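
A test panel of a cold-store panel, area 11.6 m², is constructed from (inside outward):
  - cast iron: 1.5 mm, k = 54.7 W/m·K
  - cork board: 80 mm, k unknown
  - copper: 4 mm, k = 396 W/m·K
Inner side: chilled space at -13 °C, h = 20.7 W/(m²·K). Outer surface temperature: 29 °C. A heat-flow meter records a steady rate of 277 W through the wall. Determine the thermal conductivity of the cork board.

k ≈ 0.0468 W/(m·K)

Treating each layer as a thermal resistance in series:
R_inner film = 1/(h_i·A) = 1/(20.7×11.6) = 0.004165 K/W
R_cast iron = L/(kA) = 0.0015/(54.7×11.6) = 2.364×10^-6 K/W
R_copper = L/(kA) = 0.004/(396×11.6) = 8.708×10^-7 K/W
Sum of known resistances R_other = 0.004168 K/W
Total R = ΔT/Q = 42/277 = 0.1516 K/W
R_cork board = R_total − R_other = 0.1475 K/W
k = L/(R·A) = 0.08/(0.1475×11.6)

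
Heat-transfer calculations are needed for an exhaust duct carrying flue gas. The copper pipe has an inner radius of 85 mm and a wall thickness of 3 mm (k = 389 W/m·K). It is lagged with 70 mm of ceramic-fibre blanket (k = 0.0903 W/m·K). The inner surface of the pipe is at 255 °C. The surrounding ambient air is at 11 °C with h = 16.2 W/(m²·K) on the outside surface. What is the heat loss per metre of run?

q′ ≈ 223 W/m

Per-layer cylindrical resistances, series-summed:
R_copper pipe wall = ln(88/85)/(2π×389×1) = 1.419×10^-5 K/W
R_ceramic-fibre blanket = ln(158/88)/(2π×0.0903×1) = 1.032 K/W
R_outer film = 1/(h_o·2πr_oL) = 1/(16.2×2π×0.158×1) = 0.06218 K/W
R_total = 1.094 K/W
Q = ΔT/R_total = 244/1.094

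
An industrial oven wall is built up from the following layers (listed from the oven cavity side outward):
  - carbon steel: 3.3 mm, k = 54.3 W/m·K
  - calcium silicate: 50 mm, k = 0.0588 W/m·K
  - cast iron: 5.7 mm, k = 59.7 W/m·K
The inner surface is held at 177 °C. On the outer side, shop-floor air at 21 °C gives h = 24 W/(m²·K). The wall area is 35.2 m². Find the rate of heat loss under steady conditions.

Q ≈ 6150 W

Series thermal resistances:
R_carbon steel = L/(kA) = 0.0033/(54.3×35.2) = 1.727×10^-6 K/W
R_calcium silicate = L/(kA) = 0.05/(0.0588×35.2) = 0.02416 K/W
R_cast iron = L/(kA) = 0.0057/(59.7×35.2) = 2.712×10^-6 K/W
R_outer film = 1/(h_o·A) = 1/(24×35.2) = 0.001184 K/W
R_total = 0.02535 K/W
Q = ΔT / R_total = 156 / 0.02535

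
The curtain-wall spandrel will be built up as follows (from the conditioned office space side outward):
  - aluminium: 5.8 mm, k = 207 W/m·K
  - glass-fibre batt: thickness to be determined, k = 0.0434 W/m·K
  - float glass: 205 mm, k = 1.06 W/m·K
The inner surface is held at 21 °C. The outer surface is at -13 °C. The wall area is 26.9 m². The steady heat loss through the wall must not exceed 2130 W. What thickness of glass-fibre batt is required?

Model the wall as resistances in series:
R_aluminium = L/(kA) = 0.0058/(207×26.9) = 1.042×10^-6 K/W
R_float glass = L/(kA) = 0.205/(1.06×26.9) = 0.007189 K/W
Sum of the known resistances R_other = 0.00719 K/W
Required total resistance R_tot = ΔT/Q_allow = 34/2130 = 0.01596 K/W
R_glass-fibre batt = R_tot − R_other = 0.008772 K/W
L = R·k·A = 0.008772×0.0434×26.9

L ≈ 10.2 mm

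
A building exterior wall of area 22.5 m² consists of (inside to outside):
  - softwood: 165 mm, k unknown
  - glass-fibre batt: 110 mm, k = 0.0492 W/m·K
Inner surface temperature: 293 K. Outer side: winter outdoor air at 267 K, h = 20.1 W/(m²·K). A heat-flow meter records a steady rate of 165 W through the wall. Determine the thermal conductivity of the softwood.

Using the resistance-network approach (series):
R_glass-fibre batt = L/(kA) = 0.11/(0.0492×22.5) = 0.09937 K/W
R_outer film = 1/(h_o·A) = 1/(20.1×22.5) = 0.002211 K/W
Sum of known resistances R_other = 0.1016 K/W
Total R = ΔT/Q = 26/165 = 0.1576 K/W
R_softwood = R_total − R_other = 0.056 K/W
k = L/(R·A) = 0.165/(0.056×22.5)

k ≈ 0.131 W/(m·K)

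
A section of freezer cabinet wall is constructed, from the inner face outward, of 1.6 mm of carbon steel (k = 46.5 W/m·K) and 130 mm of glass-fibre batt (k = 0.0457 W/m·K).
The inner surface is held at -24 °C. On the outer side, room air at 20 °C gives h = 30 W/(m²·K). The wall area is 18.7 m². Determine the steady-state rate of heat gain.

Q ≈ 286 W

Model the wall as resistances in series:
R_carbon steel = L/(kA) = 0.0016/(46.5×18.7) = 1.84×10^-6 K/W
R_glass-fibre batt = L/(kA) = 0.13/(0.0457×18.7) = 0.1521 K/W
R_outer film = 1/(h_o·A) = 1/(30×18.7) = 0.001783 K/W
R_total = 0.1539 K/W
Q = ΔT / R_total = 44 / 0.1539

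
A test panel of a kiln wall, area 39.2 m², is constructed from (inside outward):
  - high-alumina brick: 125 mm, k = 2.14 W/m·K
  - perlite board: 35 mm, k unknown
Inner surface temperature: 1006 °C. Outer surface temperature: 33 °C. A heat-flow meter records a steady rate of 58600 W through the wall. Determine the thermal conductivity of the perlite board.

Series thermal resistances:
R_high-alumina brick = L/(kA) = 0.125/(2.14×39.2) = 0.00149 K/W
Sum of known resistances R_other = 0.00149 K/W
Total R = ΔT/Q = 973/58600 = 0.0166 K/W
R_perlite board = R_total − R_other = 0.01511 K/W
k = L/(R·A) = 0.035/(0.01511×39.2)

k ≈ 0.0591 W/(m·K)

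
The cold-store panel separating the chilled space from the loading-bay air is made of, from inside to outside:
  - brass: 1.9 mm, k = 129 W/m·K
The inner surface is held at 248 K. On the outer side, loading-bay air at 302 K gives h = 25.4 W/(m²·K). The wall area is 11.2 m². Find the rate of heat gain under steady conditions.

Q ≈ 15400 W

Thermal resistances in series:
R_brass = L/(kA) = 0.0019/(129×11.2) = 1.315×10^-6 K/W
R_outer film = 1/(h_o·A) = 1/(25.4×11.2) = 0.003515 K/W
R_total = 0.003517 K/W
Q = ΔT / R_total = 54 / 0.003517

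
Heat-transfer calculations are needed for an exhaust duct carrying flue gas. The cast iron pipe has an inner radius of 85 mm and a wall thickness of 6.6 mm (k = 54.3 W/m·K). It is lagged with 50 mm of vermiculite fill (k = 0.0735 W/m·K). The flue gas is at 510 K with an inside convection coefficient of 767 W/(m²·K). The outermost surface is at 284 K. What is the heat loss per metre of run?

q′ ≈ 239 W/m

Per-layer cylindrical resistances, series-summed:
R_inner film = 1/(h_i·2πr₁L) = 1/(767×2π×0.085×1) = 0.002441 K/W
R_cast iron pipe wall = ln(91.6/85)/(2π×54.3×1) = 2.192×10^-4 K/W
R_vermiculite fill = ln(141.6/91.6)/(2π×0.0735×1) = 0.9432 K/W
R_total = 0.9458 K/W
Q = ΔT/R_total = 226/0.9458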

PROBLEM TO WORK ON - Every line above needs to be repeated exactly as shown.

PROBLEM SOLUTION -
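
A test panel of a cold-store panel, area 11.6 m², is constructed from (inside outward):
  - cast iron: 1.5 mm, k = 54.7 W/m·K
  - cork board: 80 mm, k unknown
  - copper: 4 mm, k = 396 W/m·K
Inner side: chilled space at -13 °C, h = 20.7 W/(m²·K). Outer surface temperature: 29 °C. A heat-flow meter records a steady rate of 277 W through the wall. Determine the thermal conductivity of the cork board.

k ≈ 0.0468 W/(m·K)

Treating each layer as a thermal resistance in series:
R_inner film = 1/(h_i·A) = 1/(20.7×11.6) = 0.004165 K/W
R_cast iron = L/(kA) = 0.0015/(54.7×11.6) = 2.364×10^-6 K/W
R_copper = L/(kA) = 0.004/(396×11.6) = 8.708×10^-7 K/W
Sum of known resistances R_other = 0.004168 K/W
Total R = ΔT/Q = 42/277 = 0.1516 K/W
R_cork board = R_total − R_other = 0.1475 K/W
k = L/(R·A) = 0.08/(0.1475×11.6)

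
Heat-transfer calculations are needed for an exhaust duct carrying flue gas. The copper pipe has an inner radius of 85 mm and a wall thickness of 3 mm (k = 389 W/m·K). It is lagged with 70 mm of ceramic-fibre blanket (k = 0.0903 W/m·K). The inner surface of the pipe is at 255 °C. The surrounding ambient air is at 11 °C with h = 16.2 W/(m²·K) on the outside surface. What is the heat loss per metre of run?

q′ ≈ 223 W/m

Per-layer cylindrical resistances, series-summed:
R_copper pipe wall = ln(88/85)/(2π×389×1) = 1.419×10^-5 K/W
R_ceramic-fibre blanket = ln(158/88)/(2π×0.0903×1) = 1.032 K/W
R_outer film = 1/(h_o·2πr_oL) = 1/(16.2×2π×0.158×1) = 0.06218 K/W
R_total = 1.094 K/W
Q = ΔT/R_total = 244/1.094

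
An industrial oven wall is built up from the following layers (listed from the oven cavity side outward):
  - carbon steel: 3.3 mm, k = 54.3 W/m·K
  - calcium silicate: 50 mm, k = 0.0588 W/m·K
  - cast iron: 5.7 mm, k = 59.7 W/m·K
The inner surface is held at 177 °C. On the outer side, shop-floor air at 21 °C gives h = 24 W/(m²·K). The wall area is 35.2 m². Find the rate of heat loss under steady conditions.

Q ≈ 6150 W

Series thermal resistances:
R_carbon steel = L/(kA) = 0.0033/(54.3×35.2) = 1.727×10^-6 K/W
R_calcium silicate = L/(kA) = 0.05/(0.0588×35.2) = 0.02416 K/W
R_cast iron = L/(kA) = 0.0057/(59.7×35.2) = 2.712×10^-6 K/W
R_outer film = 1/(h_o·A) = 1/(24×35.2) = 0.001184 K/W
R_total = 0.02535 K/W
Q = ΔT / R_total = 156 / 0.02535

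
The curtain-wall spandrel will be built up as follows (from the conditioned office space side outward):
  - aluminium: 5.8 mm, k = 207 W/m·K
  - glass-fibre batt: thickness to be determined, k = 0.0434 W/m·K
  - float glass: 205 mm, k = 1.06 W/m·K
The inner surface is held at 21 °C. The outer surface is at -13 °C. The wall area is 26.9 m². The steady heat loss through the wall must not exceed 2130 W. What thickness of glass-fibre batt is required?

Model the wall as resistances in series:
R_aluminium = L/(kA) = 0.0058/(207×26.9) = 1.042×10^-6 K/W
R_float glass = L/(kA) = 0.205/(1.06×26.9) = 0.007189 K/W
Sum of the known resistances R_other = 0.00719 K/W
Required total resistance R_tot = ΔT/Q_allow = 34/2130 = 0.01596 K/W
R_glass-fibre batt = R_tot − R_other = 0.008772 K/W
L = R·k·A = 0.008772×0.0434×26.9

L ≈ 10.2 mm

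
A building exterior wall of area 22.5 m² consists of (inside to outside):
  - softwood: 165 mm, k unknown
  - glass-fibre batt: 110 mm, k = 0.0492 W/m·K
Inner surface temperature: 293 K. Outer side: winter outdoor air at 267 K, h = 20.1 W/(m²·K). A heat-flow meter records a steady rate of 165 W through the wall. Determine the thermal conductivity of the softwood.

Using the resistance-network approach (series):
R_glass-fibre batt = L/(kA) = 0.11/(0.0492×22.5) = 0.09937 K/W
R_outer film = 1/(h_o·A) = 1/(20.1×22.5) = 0.002211 K/W
Sum of known resistances R_other = 0.1016 K/W
Total R = ΔT/Q = 26/165 = 0.1576 K/W
R_softwood = R_total − R_other = 0.056 K/W
k = L/(R·A) = 0.165/(0.056×22.5)

k ≈ 0.131 W/(m·K)

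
A section of freezer cabinet wall is constructed, from the inner face outward, of 1.6 mm of carbon steel (k = 46.5 W/m·K) and 130 mm of glass-fibre batt (k = 0.0457 W/m·K).
The inner surface is held at -24 °C. On the outer side, room air at 20 °C gives h = 30 W/(m²·K). The wall area is 18.7 m². Determine the steady-state rate of heat gain.

Q ≈ 286 W

Model the wall as resistances in series:
R_carbon steel = L/(kA) = 0.0016/(46.5×18.7) = 1.84×10^-6 K/W
R_glass-fibre batt = L/(kA) = 0.13/(0.0457×18.7) = 0.1521 K/W
R_outer film = 1/(h_o·A) = 1/(30×18.7) = 0.001783 K/W
R_total = 0.1539 K/W
Q = ΔT / R_total = 44 / 0.1539

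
A test panel of a kiln wall, area 39.2 m², is constructed from (inside outward):
  - high-alumina brick: 125 mm, k = 2.14 W/m·K
  - perlite board: 35 mm, k unknown
Inner surface temperature: 1006 °C. Outer surface temperature: 33 °C. A heat-flow meter records a steady rate of 58600 W through the wall. Determine the thermal conductivity of the perlite board.

Series thermal resistances:
R_high-alumina brick = L/(kA) = 0.125/(2.14×39.2) = 0.00149 K/W
Sum of known resistances R_other = 0.00149 K/W
Total R = ΔT/Q = 973/58600 = 0.0166 K/W
R_perlite board = R_total − R_other = 0.01511 K/W
k = L/(R·A) = 0.035/(0.01511×39.2)

k ≈ 0.0591 W/(m·K)

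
The cold-store panel separating the chilled space from the loading-bay air is made of, from inside to outside:
  - brass: 1.9 mm, k = 129 W/m·K
The inner surface is held at 248 K. On the outer side, loading-bay air at 302 K gives h = 25.4 W/(m²·K). The wall area is 11.2 m². Find the rate of heat gain under steady conditions.

Q ≈ 15400 W

Thermal resistances in series:
R_brass = L/(kA) = 0.0019/(129×11.2) = 1.315×10^-6 K/W
R_outer film = 1/(h_o·A) = 1/(25.4×11.2) = 0.003515 K/W
R_total = 0.003517 K/W
Q = ΔT / R_total = 54 / 0.003517

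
Heat-transfer calculations are needed for an exhaust duct carrying flue gas. The cast iron pipe has an inner radius of 85 mm and a wall thickness of 6.6 mm (k = 54.3 W/m·K). It is lagged with 50 mm of vermiculite fill (k = 0.0735 W/m·K). The flue gas is at 510 K with an inside convection coefficient of 767 W/(m²·K). The outermost surface is at 284 K. What is the heat loss per metre of run?

q′ ≈ 239 W/m

Per-layer cylindrical resistances, series-summed:
R_inner film = 1/(h_i·2πr₁L) = 1/(767×2π×0.085×1) = 0.002441 K/W
R_cast iron pipe wall = ln(91.6/85)/(2π×54.3×1) = 2.192×10^-4 K/W
R_vermiculite fill = ln(141.6/91.6)/(2π×0.0735×1) = 0.9432 K/W
R_total = 0.9458 K/W
Q = ΔT/R_total = 226/0.9458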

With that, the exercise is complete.